======== Listed entries

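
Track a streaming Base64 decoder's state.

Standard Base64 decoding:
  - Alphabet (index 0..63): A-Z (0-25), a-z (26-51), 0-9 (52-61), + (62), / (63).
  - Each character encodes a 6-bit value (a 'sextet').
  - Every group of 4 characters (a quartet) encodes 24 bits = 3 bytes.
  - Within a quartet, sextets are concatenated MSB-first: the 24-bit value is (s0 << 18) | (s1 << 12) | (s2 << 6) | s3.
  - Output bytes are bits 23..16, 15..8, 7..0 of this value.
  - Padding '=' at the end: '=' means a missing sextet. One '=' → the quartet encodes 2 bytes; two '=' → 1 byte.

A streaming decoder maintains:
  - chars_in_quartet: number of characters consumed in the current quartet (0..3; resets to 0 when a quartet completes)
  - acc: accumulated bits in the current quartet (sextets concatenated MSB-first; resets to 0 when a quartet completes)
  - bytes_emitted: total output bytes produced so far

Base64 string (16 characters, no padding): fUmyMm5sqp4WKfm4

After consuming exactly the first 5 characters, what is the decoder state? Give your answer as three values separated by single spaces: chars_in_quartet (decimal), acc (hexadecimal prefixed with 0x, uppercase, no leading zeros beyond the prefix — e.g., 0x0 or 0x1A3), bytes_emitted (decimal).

Answer: 1 0xC 3

Derivation:
After char 0 ('f'=31): chars_in_quartet=1 acc=0x1F bytes_emitted=0
After char 1 ('U'=20): chars_in_quartet=2 acc=0x7D4 bytes_emitted=0
After char 2 ('m'=38): chars_in_quartet=3 acc=0x1F526 bytes_emitted=0
After char 3 ('y'=50): chars_in_quartet=4 acc=0x7D49B2 -> emit 7D 49 B2, reset; bytes_emitted=3
After char 4 ('M'=12): chars_in_quartet=1 acc=0xC bytes_emitted=3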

================

- _Aim of the task_: Please restate, word for word, the lines of the entries that run from the first line through the one holding "Base64 string (16", and add nothing.

- _Response for this exercise_:
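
Track a streaming Base64 decoder's state.

Standard Base64 decoding:
  - Alphabet (index 0..63): A-Z (0-25), a-z (26-51), 0-9 (52-61), + (62), / (63).
  - Each character encodes a 6-bit value (a 'sextet').
  - Every group of 4 characters (a quartet) encodes 24 bits = 3 bytes.
  - Within a quartet, sextets are concatenated MSB-first: the 24-bit value is (s0 << 18) | (s1 << 12) | (s2 << 6) | s3.
  - Output bytes are bits 23..16, 15..8, 7..0 of this value.
  - Padding '=' at the end: '=' means a missing sextet. One '=' → the quartet encodes 2 bytes; two '=' → 1 byte.

A streaming decoder maintains:
  - chars_in_quartet: number of characters consumed in the current quartet (0..3; resets to 0 when a quartet completes)
  - acc: accumulated bits in the current quartet (sextets concatenated MSB-first; resets to 0 when a quartet completes)
  - bytes_emitted: total output bytes produced so far

Base64 string (16 characters, no padding): fUmyMm5sqp4WKfm4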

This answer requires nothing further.